Exercise:
Go through the lines below. Copy those with "have".

Provided entries:
===============
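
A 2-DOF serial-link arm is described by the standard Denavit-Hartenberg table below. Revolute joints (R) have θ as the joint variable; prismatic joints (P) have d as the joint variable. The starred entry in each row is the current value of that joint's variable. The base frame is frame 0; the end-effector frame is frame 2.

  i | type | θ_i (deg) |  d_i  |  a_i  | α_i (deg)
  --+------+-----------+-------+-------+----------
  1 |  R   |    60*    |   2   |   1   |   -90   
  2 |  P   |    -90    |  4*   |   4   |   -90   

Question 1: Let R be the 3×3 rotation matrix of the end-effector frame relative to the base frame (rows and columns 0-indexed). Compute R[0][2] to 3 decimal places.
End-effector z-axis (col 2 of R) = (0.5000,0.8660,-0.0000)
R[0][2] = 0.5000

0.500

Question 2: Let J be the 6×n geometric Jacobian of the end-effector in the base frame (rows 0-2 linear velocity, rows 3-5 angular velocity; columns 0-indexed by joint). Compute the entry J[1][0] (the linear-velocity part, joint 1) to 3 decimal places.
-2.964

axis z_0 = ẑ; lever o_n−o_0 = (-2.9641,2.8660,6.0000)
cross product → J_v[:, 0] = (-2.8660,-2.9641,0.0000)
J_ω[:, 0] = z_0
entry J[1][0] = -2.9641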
===============
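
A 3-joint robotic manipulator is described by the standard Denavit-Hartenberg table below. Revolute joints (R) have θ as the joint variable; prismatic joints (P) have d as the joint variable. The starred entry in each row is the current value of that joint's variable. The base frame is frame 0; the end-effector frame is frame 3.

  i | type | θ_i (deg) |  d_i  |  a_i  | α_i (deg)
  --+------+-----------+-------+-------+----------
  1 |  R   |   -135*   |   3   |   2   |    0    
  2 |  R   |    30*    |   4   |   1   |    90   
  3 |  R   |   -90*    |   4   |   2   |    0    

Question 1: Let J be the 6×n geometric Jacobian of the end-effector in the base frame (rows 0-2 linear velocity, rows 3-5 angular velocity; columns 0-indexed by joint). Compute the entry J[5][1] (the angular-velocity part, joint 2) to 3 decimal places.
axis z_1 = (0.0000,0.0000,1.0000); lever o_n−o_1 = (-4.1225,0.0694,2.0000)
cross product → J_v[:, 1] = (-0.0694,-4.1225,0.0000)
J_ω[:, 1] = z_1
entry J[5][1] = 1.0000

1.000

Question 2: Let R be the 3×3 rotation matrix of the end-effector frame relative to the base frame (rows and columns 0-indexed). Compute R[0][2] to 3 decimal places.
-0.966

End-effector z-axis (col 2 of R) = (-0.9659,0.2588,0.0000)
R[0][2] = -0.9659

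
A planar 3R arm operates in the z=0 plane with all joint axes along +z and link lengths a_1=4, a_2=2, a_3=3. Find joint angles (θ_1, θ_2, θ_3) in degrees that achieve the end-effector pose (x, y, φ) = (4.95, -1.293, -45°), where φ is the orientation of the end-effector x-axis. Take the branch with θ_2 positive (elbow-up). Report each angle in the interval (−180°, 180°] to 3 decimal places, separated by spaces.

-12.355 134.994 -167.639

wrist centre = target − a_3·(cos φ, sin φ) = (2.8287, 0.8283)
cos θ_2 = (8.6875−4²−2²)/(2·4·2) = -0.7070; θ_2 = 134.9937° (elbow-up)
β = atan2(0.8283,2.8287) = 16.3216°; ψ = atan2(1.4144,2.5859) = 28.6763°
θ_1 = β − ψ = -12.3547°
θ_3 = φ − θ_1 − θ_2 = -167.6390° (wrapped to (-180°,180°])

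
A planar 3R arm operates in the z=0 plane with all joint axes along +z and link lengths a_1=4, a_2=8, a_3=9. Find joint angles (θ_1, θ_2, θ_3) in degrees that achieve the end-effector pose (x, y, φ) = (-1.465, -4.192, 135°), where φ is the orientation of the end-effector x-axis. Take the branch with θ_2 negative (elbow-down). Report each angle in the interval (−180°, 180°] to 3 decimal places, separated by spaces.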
===============
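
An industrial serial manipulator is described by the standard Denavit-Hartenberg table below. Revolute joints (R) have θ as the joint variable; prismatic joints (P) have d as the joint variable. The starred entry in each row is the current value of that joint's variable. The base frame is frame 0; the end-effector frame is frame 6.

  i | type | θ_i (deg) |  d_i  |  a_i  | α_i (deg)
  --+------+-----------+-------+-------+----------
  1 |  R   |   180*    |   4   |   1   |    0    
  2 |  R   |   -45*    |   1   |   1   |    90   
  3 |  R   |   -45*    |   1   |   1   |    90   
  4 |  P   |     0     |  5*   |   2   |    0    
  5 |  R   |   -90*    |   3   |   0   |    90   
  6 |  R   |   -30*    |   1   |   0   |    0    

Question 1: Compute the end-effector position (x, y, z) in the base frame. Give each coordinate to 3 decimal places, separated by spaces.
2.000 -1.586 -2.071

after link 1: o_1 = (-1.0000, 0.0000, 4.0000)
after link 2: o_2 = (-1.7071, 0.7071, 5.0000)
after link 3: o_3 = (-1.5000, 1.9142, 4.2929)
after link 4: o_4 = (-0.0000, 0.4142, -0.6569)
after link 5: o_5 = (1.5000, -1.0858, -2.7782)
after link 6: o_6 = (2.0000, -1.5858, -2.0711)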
===============
Solution:
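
A 2-DOF serial-link arm is described by the standard Denavit-Hartenberg table below. Revolute joints (R) have θ as the joint variable; prismatic joints (P) have d as the joint variable. The starred entry in each row is the current value of that joint's variable. The base frame is frame 0; the end-effector frame is frame 2.
A 3-joint robotic manipulator is described by the standard Denavit-Hartenberg table below. Revolute joints (R) have θ as the joint variable; prismatic joints (P) have d as the joint variable. The starred entry in each row is the current value of that joint's variable. The base frame is frame 0; the end-effector frame is frame 3.
An industrial serial manipulator is described by the standard Denavit-Hartenberg table below. Revolute joints (R) have θ as the joint variable; prismatic joints (P) have d as the joint variable. The starred entry in each row is the current value of that joint's variable. The base frame is frame 0; the end-effector frame is frame 6.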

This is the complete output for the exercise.